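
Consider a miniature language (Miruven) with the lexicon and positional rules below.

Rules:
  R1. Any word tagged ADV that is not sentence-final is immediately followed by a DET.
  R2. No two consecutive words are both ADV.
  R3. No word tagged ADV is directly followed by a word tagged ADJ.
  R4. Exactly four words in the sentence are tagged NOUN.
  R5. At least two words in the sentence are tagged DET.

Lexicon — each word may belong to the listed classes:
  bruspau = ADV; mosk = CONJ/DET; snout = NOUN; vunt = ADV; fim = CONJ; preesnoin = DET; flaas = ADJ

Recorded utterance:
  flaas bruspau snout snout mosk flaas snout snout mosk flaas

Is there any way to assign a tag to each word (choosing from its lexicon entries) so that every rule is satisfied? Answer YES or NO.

Candidates per position — 1:flaas {ADJ}; 2:bruspau {ADV}; 3:snout {NOUN}; 4:snout {NOUN}; 5:mosk {CONJ,DET}; 6:flaas {ADJ}; 7:snout {NOUN}; 8:snout {NOUN}; 9:mosk {CONJ,DET}; 10:flaas {ADJ}.
Rule 1 cannot be satisfied by any choice of tags from the lexicon.
So there is no consistent tagging.

NO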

● ● ● ● ● ● ●

**The problem:** Find where the line with "R1. Any word" sits in the material above, then copy exactly from it through the line with "Lexicon — each". Add no other line.

**Solution:**
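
  R1. Any word tagged ADV that is not sentence-final is immediately followed by a DET.
  R2. No two consecutive words are both ADV.
  R3. No word tagged ADV is directly followed by a word tagged ADJ.
  R4. Exactly four words in the sentence are tagged NOUN.
  R5. At least two words in the sentence are tagged DET.

Lexicon — each word may belong to the listed classes: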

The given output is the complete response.